Exercise -
Every entry in the listing is to be reproduced exactly.

Supplied entries -
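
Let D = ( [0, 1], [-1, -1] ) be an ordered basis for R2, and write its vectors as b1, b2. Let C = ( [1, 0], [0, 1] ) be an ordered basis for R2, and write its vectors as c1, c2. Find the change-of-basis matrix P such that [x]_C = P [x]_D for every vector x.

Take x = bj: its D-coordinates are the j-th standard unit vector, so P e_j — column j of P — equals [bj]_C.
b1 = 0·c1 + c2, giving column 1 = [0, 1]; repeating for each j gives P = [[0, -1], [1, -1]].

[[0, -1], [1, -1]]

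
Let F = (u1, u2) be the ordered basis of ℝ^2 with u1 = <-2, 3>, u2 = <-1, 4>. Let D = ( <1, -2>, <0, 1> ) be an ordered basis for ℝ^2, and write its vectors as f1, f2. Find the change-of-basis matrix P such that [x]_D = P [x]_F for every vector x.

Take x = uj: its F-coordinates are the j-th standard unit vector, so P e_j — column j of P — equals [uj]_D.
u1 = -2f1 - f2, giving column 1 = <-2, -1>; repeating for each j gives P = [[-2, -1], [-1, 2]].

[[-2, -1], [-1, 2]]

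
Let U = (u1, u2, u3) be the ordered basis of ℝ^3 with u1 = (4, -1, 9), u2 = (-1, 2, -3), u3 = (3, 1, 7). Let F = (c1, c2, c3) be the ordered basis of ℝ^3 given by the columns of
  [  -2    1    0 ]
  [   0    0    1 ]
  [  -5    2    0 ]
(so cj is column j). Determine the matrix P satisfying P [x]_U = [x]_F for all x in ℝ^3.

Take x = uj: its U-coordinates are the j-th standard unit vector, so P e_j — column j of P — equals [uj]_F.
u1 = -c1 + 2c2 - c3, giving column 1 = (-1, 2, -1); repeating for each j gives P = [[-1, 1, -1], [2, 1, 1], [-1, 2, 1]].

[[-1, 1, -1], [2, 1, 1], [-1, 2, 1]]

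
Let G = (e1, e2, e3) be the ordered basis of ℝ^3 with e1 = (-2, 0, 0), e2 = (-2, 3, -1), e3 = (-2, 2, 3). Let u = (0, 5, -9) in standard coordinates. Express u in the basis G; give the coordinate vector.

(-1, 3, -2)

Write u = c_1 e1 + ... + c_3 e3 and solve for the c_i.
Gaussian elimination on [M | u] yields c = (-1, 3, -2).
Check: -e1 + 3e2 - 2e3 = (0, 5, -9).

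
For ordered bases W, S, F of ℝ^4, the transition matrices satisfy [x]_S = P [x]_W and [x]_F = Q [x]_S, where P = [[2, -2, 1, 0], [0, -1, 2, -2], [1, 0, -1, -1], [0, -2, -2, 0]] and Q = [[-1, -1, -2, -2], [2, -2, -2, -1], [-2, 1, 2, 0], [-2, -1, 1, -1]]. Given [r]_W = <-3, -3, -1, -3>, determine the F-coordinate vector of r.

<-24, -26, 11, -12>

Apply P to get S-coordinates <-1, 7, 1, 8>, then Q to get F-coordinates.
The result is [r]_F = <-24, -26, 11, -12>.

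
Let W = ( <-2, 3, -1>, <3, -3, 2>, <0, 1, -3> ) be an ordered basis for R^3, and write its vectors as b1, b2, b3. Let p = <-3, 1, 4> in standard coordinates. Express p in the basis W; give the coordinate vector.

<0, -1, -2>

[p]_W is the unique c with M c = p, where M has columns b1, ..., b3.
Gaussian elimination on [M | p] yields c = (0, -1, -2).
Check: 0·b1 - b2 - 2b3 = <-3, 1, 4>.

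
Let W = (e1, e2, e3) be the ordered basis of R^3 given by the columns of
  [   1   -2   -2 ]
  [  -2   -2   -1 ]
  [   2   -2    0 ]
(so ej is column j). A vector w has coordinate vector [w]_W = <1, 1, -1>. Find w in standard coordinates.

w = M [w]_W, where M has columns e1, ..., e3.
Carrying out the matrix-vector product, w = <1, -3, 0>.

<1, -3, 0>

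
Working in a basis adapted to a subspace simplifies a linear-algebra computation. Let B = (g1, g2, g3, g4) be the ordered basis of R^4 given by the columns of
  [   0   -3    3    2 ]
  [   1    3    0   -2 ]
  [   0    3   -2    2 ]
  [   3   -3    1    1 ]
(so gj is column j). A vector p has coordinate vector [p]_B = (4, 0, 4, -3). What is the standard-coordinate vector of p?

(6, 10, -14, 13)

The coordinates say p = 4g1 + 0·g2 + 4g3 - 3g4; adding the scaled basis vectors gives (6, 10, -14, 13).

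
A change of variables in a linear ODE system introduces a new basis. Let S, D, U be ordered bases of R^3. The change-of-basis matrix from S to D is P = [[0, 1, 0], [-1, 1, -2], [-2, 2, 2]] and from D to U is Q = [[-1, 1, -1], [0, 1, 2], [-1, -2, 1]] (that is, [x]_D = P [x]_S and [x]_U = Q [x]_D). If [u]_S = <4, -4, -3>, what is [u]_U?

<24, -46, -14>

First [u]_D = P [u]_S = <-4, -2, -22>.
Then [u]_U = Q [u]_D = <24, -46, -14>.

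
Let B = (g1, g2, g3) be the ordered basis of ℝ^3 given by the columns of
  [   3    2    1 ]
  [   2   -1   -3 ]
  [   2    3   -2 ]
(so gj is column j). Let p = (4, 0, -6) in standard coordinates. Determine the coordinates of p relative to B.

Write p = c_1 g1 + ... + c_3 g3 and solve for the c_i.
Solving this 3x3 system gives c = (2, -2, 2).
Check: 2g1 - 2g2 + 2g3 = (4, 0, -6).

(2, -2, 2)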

Answer for the task -
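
Let D = ( [0, 1], [-1, -1] ) be an ordered basis for R2, and write its vectors as b1, b2. Let C = ( [1, 0], [0, 1] ) be an ordered basis for R2, and write its vectors as c1, c2. Find the change-of-basis matrix P such that [x]_C = P [x]_D for every vector x.

Take x = bj: its D-coordinates are the j-th standard unit vector, so P e_j — column j of P — equals [bj]_C.
b1 = 0·c1 + c2, giving column 1 = [0, 1]; repeating for each j gives P = [[0, -1], [1, -1]].

[[0, -1], [1, -1]]

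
Let F = (u1, u2) be the ordered basis of ℝ^2 with u1 = <-2, 3>, u2 = <-1, 4>. Let D = ( <1, -2>, <0, 1> ) be an ordered basis for ℝ^2, and write its vectors as f1, f2. Find the change-of-basis matrix P such that [x]_D = P [x]_F for every vector x.

Take x = uj: its F-coordinates are the j-th standard unit vector, so P e_j — column j of P — equals [uj]_D.
u1 = -2f1 - f2, giving column 1 = <-2, -1>; repeating for each j gives P = [[-2, -1], [-1, 2]].

[[-2, -1], [-1, 2]]

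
Let U = (u1, u2, u3) be the ordered basis of ℝ^3 with u1 = (4, -1, 9), u2 = (-1, 2, -3), u3 = (3, 1, 7). Let F = (c1, c2, c3) be the ordered basis of ℝ^3 given by the columns of
  [  -2    1    0 ]
  [   0    0    1 ]
  [  -5    2    0 ]
(so cj is column j). Determine the matrix P satisfying P [x]_U = [x]_F for all x in ℝ^3.

Take x = uj: its U-coordinates are the j-th standard unit vector, so P e_j — column j of P — equals [uj]_F.
u1 = -c1 + 2c2 - c3, giving column 1 = (-1, 2, -1); repeating for each j gives P = [[-1, 1, -1], [2, 1, 1], [-1, 2, 1]].

[[-1, 1, -1], [2, 1, 1], [-1, 2, 1]]

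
Let G = (e1, e2, e3) be the ordered basis of ℝ^3 with e1 = (-2, 0, 0), e2 = (-2, 3, -1), e3 = (-2, 2, 3). Let u = (0, 5, -9) in standard coordinates. Express u in the basis G; give the coordinate vector.

(-1, 3, -2)

Write u = c_1 e1 + ... + c_3 e3 and solve for the c_i.
Gaussian elimination on [M | u] yields c = (-1, 3, -2).
Check: -e1 + 3e2 - 2e3 = (0, 5, -9).

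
For ordered bases W, S, F of ℝ^4, the transition matrices satisfy [x]_S = P [x]_W and [x]_F = Q [x]_S, where P = [[2, -2, 1, 0], [0, -1, 2, -2], [1, 0, -1, -1], [0, -2, -2, 0]] and Q = [[-1, -1, -2, -2], [2, -2, -2, -1], [-2, 1, 2, 0], [-2, -1, 1, -1]]. Given [r]_W = <-3, -3, -1, -3>, determine the F-coordinate vector of r.

<-24, -26, 11, -12>

Apply P to get S-coordinates <-1, 7, 1, 8>, then Q to get F-coordinates.
The result is [r]_F = <-24, -26, 11, -12>.

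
Let W = ( <-2, 3, -1>, <3, -3, 2>, <0, 1, -3> ) be an ordered basis for R^3, and write its vectors as b1, b2, b3. Let p = <-3, 1, 4> in standard coordinates. Express p in the basis W; give the coordinate vector.

<0, -1, -2>

[p]_W is the unique c with M c = p, where M has columns b1, ..., b3.
Gaussian elimination on [M | p] yields c = (0, -1, -2).
Check: 0·b1 - b2 - 2b3 = <-3, 1, 4>.

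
Let W = (e1, e2, e3) be the ordered basis of R^3 given by the columns of
  [   1   -2   -2 ]
  [  -2   -2   -1 ]
  [   2   -2    0 ]
(so ej is column j). A vector w has coordinate vector [w]_W = <1, 1, -1>. Find w in standard coordinates.

w = M [w]_W, where M has columns e1, ..., e3.
Carrying out the matrix-vector product, w = <1, -3, 0>.

<1, -3, 0>

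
Working in a basis adapted to a subspace simplifies a linear-algebra computation. Let B = (g1, g2, g3, g4) be the ordered basis of R^4 given by the columns of
  [   0   -3    3    2 ]
  [   1    3    0   -2 ]
  [   0    3   -2    2 ]
  [   3   -3    1    1 ]
(so gj is column j). A vector p has coordinate vector [p]_B = (4, 0, 4, -3). What is the standard-coordinate vector of p?

(6, 10, -14, 13)

The coordinates say p = 4g1 + 0·g2 + 4g3 - 3g4; adding the scaled basis vectors gives (6, 10, -14, 13).

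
A change of variables in a linear ODE system introduces a new basis. Let S, D, U be ordered bases of R^3. The change-of-basis matrix from S to D is P = [[0, 1, 0], [-1, 1, -2], [-2, 2, 2]] and from D to U is Q = [[-1, 1, -1], [0, 1, 2], [-1, -2, 1]] (that is, [x]_D = P [x]_S and [x]_U = Q [x]_D). If [u]_S = <4, -4, -3>, what is [u]_U?

<24, -46, -14>

First [u]_D = P [u]_S = <-4, -2, -22>.
Then [u]_U = Q [u]_D = <24, -46, -14>.

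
Let B = (g1, g2, g3) be the ordered basis of ℝ^3 given by the columns of
  [   3    2    1 ]
  [   2   -1   -3 ]
  [   2    3   -2 ]
(so gj is column j). Let p = (4, 0, -6) in standard coordinates. Determine the coordinates of p relative to B.

Write p = c_1 g1 + ... + c_3 g3 and solve for the c_i.
Solving this 3x3 system gives c = (2, -2, 2).
Check: 2g1 - 2g2 + 2g3 = (4, 0, -6).

(2, -2, 2)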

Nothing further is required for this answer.